— WORK TASK —
Each line from the one containing "For a wall of" to the end of the entries is to be repeated exactly, and no other line.
+++ TASK MATERIAL +++
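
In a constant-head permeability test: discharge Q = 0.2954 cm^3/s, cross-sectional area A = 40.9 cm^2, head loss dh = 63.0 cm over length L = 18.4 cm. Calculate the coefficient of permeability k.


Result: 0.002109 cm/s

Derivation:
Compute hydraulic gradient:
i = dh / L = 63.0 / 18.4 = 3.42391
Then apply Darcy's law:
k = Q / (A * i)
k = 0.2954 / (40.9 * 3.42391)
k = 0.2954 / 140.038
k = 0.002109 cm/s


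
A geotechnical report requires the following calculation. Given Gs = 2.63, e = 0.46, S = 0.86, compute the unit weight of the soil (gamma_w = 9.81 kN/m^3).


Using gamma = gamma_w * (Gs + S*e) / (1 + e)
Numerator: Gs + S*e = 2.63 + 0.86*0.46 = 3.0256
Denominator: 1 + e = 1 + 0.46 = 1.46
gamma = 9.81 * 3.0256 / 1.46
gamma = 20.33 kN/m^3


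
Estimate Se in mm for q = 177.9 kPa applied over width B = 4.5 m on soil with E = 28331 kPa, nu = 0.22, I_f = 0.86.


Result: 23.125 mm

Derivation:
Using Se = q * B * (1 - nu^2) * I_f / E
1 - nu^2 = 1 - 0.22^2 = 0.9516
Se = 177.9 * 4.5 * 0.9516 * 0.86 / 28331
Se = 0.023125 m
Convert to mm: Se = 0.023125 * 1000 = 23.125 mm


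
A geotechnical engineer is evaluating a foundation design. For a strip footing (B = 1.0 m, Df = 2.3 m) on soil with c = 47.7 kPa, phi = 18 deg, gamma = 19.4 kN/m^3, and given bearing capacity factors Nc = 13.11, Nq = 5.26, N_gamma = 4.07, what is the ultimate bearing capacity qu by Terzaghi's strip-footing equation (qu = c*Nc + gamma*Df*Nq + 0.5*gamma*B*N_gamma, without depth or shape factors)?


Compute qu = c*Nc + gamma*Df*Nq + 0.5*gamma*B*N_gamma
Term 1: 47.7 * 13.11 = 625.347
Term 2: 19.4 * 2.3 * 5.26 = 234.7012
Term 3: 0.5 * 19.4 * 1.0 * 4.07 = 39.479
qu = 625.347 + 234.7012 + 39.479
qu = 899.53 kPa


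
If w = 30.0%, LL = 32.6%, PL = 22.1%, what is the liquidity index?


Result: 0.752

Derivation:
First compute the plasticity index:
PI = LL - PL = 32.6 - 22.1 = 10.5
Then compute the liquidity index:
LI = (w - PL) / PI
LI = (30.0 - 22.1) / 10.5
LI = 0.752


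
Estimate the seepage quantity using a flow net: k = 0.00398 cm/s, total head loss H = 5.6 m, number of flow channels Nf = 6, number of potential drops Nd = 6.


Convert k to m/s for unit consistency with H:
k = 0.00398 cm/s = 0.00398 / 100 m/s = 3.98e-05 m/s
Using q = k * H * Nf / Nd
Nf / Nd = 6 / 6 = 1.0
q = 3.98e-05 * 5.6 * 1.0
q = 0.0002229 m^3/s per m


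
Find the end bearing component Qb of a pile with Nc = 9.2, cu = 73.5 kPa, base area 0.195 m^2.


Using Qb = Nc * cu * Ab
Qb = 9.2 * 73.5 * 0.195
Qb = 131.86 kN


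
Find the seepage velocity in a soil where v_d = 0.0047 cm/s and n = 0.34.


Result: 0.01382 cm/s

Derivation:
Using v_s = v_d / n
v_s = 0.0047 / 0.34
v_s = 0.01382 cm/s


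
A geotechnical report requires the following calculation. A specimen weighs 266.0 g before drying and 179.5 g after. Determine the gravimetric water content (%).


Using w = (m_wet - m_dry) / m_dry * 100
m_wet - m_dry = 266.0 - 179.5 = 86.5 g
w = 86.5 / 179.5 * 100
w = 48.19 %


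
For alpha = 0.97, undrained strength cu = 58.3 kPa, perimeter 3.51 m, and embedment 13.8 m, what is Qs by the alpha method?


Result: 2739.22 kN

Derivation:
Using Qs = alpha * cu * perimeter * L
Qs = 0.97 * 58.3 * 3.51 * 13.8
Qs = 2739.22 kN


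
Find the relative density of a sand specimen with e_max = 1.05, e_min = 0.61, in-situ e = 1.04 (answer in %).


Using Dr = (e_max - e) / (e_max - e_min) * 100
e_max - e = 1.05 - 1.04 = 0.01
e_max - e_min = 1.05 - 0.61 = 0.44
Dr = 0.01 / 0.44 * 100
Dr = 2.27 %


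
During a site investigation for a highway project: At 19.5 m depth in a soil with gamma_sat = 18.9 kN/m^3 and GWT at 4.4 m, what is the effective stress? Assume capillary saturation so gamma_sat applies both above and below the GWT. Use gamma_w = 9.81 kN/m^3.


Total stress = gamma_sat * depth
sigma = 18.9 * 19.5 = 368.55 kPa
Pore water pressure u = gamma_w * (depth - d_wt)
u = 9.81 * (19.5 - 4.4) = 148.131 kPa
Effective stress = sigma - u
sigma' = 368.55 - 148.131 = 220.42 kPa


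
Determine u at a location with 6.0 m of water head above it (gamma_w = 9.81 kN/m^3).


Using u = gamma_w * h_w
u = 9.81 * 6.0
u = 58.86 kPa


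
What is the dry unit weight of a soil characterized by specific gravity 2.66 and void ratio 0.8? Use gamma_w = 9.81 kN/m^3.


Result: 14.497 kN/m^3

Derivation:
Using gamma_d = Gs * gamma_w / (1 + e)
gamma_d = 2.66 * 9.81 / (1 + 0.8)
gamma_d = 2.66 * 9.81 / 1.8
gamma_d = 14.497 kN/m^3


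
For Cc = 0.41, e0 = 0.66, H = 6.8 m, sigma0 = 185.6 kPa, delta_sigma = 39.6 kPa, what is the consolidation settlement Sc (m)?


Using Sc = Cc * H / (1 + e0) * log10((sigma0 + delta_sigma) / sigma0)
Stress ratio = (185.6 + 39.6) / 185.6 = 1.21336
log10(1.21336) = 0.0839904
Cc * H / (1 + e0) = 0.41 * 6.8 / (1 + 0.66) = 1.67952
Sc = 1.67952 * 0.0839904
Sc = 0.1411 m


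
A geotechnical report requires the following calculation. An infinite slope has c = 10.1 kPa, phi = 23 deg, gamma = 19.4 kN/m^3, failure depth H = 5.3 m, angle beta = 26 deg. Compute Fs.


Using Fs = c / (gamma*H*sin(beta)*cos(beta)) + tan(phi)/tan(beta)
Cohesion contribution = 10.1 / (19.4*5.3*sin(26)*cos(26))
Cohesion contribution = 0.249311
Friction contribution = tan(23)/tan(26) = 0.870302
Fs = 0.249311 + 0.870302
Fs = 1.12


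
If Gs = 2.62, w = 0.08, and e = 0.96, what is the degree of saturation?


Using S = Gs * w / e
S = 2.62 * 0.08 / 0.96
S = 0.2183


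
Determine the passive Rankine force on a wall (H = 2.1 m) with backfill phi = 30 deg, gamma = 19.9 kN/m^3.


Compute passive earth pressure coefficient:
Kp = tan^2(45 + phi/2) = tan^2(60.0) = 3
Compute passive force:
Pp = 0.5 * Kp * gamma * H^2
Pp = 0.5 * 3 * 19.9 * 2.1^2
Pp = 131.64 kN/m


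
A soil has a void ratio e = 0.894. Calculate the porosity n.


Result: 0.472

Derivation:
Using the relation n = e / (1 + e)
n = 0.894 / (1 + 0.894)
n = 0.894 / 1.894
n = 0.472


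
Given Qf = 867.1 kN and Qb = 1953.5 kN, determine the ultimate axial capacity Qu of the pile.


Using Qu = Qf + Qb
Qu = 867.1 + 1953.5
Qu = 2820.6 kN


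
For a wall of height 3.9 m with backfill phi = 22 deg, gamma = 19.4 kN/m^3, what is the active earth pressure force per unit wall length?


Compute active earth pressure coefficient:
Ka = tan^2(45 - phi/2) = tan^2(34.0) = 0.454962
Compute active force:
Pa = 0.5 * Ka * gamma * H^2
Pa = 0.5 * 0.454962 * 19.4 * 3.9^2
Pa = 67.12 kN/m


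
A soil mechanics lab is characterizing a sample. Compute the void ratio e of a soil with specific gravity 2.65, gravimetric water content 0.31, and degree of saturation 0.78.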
+++
— WRITTEN ANSWER —
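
For a wall of height 3.9 m with backfill phi = 22 deg, gamma = 19.4 kN/m^3, what is the active earth pressure force per unit wall length?


Compute active earth pressure coefficient:
Ka = tan^2(45 - phi/2) = tan^2(34.0) = 0.454962
Compute active force:
Pa = 0.5 * Ka * gamma * H^2
Pa = 0.5 * 0.454962 * 19.4 * 3.9^2
Pa = 67.12 kN/m


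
A soil mechanics lab is characterizing a sample. Compute the void ratio e of a soil with specific gravity 2.65, gravimetric water content 0.31, and degree of saturation 0.78.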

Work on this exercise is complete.